* **Required action**
Transcribe the entries exactly as each line appears.
=== Recorded data ===
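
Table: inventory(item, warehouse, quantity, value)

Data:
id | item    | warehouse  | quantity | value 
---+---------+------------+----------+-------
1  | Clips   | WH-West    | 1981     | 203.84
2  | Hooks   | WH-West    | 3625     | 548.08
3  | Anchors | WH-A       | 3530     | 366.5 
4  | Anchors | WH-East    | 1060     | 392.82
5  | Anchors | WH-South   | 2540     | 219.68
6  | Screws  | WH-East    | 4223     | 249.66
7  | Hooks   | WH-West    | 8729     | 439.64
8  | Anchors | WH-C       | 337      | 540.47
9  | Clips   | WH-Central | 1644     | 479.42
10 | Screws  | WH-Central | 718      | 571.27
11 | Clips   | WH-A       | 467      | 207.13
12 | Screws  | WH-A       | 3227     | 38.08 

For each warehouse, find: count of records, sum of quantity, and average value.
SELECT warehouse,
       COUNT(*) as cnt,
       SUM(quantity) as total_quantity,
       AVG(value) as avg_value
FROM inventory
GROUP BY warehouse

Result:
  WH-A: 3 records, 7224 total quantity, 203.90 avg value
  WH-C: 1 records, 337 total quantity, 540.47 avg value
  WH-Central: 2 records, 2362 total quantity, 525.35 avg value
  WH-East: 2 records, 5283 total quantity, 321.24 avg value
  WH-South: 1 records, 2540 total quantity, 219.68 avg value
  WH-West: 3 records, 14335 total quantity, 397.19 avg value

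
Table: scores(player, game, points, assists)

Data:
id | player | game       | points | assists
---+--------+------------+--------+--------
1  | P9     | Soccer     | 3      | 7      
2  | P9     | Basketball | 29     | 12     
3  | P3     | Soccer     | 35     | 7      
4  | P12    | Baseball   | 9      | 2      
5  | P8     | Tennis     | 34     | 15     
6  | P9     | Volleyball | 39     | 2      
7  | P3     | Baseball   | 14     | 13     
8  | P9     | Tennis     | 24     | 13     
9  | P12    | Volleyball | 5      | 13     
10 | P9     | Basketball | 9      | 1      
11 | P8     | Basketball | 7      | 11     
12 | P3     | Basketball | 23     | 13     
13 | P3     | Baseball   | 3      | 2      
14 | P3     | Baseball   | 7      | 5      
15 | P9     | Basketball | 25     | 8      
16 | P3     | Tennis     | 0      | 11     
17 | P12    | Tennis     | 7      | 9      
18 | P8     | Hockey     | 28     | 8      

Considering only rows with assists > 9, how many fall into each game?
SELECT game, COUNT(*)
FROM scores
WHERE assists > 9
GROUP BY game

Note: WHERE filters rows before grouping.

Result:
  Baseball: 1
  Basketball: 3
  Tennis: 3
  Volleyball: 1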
===
* **Answer space**
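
Table: inventory(item, warehouse, quantity, value)

Data:
id | item    | warehouse  | quantity | value 
---+---------+------------+----------+-------
1  | Clips   | WH-West    | 1981     | 203.84
2  | Hooks   | WH-West    | 3625     | 548.08
3  | Anchors | WH-A       | 3530     | 366.5 
4  | Anchors | WH-East    | 1060     | 392.82
5  | Anchors | WH-South   | 2540     | 219.68
6  | Screws  | WH-East    | 4223     | 249.66
7  | Hooks   | WH-West    | 8729     | 439.64
8  | Anchors | WH-C       | 337      | 540.47
9  | Clips   | WH-Central | 1644     | 479.42
10 | Screws  | WH-Central | 718      | 571.27
11 | Clips   | WH-A       | 467      | 207.13
12 | Screws  | WH-A       | 3227     | 38.08 

For each warehouse, find: count of records, sum of quantity, and average value.
SELECT warehouse,
       COUNT(*) as cnt,
       SUM(quantity) as total_quantity,
       AVG(value) as avg_value
FROM inventory
GROUP BY warehouse

Result:
  WH-A: 3 records, 7224 total quantity, 203.90 avg value
  WH-C: 1 records, 337 total quantity, 540.47 avg value
  WH-Central: 2 records, 2362 total quantity, 525.35 avg value
  WH-East: 2 records, 5283 total quantity, 321.24 avg value
  WH-South: 1 records, 2540 total quantity, 219.68 avg value
  WH-West: 3 records, 14335 total quantity, 397.19 avg value

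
Table: scores(player, game, points, assists)

Data:
id | player | game       | points | assists
---+--------+------------+--------+--------
1  | P9     | Soccer     | 3      | 7      
2  | P9     | Basketball | 29     | 12     
3  | P3     | Soccer     | 35     | 7      
4  | P12    | Baseball   | 9      | 2      
5  | P8     | Tennis     | 34     | 15     
6  | P9     | Volleyball | 39     | 2      
7  | P3     | Baseball   | 14     | 13     
8  | P9     | Tennis     | 24     | 13     
9  | P12    | Volleyball | 5      | 13     
10 | P9     | Basketball | 9      | 1      
11 | P8     | Basketball | 7      | 11     
12 | P3     | Basketball | 23     | 13     
13 | P3     | Baseball   | 3      | 2      
14 | P3     | Baseball   | 7      | 5      
15 | P9     | Basketball | 25     | 8      
16 | P3     | Tennis     | 0      | 11     
17 | P12    | Tennis     | 7      | 9      
18 | P8     | Hockey     | 28     | 8      

Considering only rows with assists > 9, how many fall into each game?
SELECT game, COUNT(*)
FROM scores
WHERE assists > 9
GROUP BY game

Note: WHERE filters rows before grouping.

Result:
  Baseball: 1
  Basketball: 3
  Tennis: 3
  Volleyball: 1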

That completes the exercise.